-------- INPUT FOR THIS TASK

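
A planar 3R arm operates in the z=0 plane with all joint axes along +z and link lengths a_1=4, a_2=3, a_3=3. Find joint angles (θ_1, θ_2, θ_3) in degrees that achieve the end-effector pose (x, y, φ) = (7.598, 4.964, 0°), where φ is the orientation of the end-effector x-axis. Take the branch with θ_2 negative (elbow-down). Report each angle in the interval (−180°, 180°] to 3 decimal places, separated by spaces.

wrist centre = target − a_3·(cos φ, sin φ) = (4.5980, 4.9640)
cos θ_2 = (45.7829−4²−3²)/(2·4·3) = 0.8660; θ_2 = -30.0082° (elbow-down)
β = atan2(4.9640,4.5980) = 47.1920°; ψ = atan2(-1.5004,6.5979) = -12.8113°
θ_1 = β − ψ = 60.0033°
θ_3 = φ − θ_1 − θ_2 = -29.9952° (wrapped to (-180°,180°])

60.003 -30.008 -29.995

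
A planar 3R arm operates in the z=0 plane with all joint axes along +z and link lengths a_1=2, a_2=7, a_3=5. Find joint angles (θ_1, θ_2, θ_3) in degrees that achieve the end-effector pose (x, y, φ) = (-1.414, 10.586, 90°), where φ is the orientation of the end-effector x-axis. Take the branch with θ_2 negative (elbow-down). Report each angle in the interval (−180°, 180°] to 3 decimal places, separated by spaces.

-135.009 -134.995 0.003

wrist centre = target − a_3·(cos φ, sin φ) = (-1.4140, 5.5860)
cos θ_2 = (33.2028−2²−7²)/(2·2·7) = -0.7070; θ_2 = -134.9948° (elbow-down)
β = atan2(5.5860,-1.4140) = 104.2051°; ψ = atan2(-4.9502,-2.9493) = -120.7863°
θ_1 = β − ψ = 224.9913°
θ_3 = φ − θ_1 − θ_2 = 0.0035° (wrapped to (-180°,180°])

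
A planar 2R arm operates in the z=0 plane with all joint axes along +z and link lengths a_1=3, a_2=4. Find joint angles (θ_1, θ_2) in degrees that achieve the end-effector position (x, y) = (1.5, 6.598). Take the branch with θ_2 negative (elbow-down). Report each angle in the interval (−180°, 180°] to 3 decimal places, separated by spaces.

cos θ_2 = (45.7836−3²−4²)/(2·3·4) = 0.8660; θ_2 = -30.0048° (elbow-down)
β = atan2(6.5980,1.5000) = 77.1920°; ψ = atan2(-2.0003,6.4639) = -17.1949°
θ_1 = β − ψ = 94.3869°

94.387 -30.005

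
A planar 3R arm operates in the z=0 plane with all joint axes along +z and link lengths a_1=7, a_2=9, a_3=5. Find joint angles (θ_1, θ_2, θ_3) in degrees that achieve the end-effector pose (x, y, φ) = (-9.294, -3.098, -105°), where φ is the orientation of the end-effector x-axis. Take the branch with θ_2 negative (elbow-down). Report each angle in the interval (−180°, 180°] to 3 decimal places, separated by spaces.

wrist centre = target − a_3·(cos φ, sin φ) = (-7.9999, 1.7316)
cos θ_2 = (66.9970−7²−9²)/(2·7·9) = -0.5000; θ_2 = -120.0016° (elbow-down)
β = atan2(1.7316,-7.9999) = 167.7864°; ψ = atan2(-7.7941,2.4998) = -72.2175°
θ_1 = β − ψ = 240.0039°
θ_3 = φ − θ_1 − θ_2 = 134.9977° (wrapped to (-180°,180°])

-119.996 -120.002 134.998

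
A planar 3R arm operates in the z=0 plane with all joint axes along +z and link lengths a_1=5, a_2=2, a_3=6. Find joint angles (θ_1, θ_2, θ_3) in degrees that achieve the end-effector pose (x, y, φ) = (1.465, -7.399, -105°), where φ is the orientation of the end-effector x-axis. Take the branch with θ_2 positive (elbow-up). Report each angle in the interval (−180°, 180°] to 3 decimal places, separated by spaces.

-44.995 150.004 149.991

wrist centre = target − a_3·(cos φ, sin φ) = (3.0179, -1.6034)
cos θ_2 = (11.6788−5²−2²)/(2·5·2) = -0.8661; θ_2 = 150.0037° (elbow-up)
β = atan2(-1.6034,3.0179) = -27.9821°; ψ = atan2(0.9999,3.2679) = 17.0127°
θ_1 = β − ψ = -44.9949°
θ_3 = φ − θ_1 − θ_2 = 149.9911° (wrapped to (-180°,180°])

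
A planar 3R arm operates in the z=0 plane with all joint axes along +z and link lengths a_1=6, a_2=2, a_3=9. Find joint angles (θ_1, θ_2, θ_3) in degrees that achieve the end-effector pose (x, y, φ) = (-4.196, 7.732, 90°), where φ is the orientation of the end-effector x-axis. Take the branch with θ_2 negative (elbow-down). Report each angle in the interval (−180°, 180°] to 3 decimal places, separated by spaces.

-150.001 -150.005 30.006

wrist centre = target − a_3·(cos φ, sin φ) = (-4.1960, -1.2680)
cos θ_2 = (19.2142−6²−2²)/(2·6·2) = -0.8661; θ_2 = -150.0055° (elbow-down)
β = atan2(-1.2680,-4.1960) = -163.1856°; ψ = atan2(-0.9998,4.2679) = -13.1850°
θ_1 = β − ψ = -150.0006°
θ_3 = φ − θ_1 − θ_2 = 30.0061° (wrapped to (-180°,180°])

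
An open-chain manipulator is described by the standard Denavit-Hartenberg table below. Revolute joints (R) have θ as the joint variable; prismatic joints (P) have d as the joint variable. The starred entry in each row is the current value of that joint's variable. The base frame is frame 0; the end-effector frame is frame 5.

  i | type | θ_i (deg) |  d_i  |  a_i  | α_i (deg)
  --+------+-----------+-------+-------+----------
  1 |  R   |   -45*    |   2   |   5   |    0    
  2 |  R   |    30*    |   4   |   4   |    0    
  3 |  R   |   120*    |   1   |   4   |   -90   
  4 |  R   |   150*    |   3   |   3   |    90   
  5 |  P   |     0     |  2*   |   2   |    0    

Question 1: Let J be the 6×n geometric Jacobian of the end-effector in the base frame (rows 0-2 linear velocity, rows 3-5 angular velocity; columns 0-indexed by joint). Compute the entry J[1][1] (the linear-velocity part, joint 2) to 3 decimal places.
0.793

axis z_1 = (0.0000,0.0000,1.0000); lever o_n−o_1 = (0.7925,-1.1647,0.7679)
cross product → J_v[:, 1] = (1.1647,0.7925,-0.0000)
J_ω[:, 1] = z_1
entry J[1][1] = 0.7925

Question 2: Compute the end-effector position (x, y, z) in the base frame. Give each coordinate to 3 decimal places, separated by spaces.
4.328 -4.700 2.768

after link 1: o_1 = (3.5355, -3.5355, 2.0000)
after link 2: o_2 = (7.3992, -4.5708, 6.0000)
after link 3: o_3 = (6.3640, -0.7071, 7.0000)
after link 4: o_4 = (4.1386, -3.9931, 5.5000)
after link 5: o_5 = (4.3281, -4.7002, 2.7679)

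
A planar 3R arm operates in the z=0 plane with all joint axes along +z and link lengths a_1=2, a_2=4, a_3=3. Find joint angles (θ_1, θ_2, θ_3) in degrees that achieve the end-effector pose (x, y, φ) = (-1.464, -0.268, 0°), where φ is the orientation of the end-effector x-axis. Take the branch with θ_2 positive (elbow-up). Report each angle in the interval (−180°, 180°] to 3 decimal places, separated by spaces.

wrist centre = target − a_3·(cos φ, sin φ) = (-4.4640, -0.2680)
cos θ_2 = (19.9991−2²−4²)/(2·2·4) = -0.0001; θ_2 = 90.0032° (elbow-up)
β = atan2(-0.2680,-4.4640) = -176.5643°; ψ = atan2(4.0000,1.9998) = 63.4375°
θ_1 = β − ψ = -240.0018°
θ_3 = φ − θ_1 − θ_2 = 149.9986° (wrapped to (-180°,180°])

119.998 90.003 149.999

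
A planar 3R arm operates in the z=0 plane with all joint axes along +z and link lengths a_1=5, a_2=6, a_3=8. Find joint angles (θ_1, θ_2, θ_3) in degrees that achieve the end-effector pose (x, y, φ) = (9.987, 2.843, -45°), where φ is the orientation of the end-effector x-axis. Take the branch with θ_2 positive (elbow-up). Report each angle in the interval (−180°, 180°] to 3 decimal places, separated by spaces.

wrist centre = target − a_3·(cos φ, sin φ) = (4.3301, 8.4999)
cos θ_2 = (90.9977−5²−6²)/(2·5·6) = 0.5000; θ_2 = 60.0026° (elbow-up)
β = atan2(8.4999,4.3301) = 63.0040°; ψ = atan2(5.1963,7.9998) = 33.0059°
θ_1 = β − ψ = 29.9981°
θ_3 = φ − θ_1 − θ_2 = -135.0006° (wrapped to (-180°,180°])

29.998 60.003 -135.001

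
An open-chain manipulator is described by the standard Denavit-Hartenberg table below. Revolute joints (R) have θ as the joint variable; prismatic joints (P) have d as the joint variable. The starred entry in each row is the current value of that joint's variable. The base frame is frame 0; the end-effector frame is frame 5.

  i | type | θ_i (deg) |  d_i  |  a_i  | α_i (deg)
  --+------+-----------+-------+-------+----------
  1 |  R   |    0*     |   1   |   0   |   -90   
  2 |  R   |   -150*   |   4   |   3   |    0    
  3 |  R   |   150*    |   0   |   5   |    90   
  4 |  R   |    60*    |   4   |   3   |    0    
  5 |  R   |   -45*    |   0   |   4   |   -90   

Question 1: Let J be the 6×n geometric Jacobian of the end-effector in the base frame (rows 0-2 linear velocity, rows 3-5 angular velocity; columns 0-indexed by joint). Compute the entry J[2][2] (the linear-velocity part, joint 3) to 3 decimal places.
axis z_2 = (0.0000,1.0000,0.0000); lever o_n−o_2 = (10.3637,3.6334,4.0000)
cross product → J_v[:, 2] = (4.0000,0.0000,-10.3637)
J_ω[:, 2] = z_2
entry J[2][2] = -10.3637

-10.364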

----------------
-------- INPUT FOR THIS TASK

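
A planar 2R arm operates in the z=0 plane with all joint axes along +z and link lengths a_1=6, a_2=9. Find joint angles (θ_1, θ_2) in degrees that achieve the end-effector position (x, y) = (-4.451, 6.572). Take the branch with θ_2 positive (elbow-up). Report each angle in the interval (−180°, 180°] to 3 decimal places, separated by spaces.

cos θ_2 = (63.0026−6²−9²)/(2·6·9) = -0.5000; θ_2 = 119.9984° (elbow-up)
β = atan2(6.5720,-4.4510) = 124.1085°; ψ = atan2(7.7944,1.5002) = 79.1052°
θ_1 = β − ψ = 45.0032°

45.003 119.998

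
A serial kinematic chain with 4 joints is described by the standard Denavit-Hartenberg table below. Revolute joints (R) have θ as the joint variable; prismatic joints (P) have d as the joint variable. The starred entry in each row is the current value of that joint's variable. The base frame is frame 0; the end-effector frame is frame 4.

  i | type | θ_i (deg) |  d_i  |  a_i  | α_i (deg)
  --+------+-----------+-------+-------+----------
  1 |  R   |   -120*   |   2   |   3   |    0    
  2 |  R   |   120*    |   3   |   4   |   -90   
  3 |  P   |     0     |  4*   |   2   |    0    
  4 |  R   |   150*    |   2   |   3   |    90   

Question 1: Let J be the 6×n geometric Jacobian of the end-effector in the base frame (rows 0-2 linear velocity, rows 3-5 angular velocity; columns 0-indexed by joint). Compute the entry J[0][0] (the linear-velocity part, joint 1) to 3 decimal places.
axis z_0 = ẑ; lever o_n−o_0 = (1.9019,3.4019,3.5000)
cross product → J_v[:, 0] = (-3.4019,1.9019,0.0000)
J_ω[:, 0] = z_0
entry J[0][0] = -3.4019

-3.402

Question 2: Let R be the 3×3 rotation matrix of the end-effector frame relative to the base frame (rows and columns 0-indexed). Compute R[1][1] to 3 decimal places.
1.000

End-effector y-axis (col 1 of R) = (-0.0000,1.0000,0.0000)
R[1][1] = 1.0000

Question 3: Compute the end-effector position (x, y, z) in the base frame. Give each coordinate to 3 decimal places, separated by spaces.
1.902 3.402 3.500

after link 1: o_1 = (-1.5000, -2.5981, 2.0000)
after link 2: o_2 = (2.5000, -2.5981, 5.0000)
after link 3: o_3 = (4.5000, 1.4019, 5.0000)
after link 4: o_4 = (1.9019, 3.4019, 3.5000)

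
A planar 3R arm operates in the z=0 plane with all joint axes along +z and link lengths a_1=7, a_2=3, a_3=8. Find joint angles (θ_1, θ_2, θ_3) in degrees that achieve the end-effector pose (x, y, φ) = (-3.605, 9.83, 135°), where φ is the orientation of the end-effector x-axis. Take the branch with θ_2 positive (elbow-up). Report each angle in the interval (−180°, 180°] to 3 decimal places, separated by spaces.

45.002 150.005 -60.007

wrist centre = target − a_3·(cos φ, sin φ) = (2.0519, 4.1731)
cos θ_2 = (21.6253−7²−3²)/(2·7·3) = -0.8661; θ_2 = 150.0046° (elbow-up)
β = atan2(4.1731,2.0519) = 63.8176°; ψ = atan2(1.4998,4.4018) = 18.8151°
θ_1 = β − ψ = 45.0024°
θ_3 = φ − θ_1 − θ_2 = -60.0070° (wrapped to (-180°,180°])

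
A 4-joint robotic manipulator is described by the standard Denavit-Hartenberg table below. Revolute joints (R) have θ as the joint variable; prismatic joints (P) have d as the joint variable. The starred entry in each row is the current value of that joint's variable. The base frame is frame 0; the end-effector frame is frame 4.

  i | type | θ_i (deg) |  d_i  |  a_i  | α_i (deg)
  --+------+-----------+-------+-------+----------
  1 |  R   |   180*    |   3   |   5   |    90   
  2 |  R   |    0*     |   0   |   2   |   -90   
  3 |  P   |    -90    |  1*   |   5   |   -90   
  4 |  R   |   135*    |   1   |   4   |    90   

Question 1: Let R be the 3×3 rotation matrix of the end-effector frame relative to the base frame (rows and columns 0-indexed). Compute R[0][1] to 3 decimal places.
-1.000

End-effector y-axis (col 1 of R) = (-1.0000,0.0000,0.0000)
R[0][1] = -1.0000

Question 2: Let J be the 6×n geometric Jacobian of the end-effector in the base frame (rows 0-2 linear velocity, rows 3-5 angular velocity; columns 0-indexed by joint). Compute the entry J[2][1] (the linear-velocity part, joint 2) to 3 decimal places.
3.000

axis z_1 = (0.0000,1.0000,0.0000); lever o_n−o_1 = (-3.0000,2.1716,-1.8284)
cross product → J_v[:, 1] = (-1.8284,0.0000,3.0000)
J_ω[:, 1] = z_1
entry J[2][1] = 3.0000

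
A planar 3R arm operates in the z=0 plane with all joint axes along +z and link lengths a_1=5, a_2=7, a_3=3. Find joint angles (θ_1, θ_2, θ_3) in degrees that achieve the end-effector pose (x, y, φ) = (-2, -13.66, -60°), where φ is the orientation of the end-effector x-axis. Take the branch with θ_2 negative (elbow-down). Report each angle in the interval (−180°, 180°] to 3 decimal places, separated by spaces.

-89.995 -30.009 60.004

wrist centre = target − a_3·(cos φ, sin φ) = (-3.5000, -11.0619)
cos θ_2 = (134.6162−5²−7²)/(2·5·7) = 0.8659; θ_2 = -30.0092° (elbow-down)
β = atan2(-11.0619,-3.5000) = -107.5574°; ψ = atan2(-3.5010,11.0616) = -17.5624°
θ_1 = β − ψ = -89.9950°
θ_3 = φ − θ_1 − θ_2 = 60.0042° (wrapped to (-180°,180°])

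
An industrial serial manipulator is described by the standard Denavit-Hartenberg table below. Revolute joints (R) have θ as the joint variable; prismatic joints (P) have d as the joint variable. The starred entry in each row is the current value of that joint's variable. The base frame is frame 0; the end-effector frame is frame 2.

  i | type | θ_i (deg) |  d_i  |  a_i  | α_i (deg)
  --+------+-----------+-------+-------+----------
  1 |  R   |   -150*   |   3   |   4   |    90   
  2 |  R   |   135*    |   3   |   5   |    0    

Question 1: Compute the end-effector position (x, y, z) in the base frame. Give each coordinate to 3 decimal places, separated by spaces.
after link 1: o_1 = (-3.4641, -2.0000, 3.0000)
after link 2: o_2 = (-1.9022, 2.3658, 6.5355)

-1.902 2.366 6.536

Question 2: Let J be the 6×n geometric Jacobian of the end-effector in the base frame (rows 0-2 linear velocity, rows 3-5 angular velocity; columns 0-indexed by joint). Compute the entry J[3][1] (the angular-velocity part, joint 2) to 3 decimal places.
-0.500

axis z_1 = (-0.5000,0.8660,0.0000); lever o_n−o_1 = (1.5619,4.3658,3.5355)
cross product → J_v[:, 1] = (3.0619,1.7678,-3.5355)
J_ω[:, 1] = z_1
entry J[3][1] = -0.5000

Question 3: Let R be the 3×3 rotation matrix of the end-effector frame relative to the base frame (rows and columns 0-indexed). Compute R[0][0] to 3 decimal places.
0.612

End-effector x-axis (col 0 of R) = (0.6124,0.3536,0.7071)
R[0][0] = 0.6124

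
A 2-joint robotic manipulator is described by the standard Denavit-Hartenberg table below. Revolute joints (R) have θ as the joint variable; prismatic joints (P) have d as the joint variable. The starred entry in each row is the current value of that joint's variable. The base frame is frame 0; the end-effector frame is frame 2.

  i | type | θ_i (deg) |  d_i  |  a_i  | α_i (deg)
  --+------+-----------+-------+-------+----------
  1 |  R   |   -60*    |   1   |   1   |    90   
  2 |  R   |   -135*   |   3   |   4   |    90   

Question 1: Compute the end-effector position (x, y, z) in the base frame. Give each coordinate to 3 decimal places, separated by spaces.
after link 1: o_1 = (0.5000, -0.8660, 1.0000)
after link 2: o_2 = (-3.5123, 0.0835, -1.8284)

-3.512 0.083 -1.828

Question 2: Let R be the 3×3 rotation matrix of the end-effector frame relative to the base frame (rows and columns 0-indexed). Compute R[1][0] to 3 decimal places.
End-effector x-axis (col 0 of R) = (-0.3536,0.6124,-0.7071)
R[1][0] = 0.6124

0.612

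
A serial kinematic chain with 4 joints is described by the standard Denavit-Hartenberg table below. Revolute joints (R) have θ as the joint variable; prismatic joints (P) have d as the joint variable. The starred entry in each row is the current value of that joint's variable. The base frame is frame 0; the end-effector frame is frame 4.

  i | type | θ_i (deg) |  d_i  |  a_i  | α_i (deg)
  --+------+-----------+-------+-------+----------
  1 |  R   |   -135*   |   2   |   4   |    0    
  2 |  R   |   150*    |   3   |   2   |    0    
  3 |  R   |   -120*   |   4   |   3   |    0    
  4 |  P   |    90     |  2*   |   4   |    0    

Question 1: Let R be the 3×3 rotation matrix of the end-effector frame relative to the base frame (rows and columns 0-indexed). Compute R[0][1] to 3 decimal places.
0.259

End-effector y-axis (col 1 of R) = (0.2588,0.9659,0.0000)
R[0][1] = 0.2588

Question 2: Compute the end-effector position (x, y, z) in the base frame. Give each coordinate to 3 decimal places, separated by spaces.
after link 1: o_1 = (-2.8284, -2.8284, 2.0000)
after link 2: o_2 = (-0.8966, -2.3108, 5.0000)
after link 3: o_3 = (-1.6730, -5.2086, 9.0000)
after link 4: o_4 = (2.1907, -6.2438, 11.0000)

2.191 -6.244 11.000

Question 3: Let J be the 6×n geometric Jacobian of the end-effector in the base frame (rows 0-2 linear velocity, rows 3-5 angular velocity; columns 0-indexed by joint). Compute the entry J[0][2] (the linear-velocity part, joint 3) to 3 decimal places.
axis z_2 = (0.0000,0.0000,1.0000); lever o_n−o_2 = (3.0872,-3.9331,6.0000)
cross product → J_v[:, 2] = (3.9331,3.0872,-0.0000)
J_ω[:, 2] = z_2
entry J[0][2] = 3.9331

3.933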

----------------

# YOUR TASK
Using the records above, copy every line that has the word "robotic" in it.

# WRITTEN RESPONSE
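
A 4-joint robotic manipulator is described by the standard Denavit-Hartenberg table below. Revolute joints (R) have θ as the joint variable; prismatic joints (P) have d as the joint variable. The starred entry in each row is the current value of that joint's variable. The base frame is frame 0; the end-effector frame is frame 4.
A 2-joint robotic manipulator is described by the standard Denavit-Hartenberg table below. Revolute joints (R) have θ as the joint variable; prismatic joints (P) have d as the joint variable. The starred entry in each row is the current value of that joint's variable. The base frame is frame 0; the end-effector frame is frame 2.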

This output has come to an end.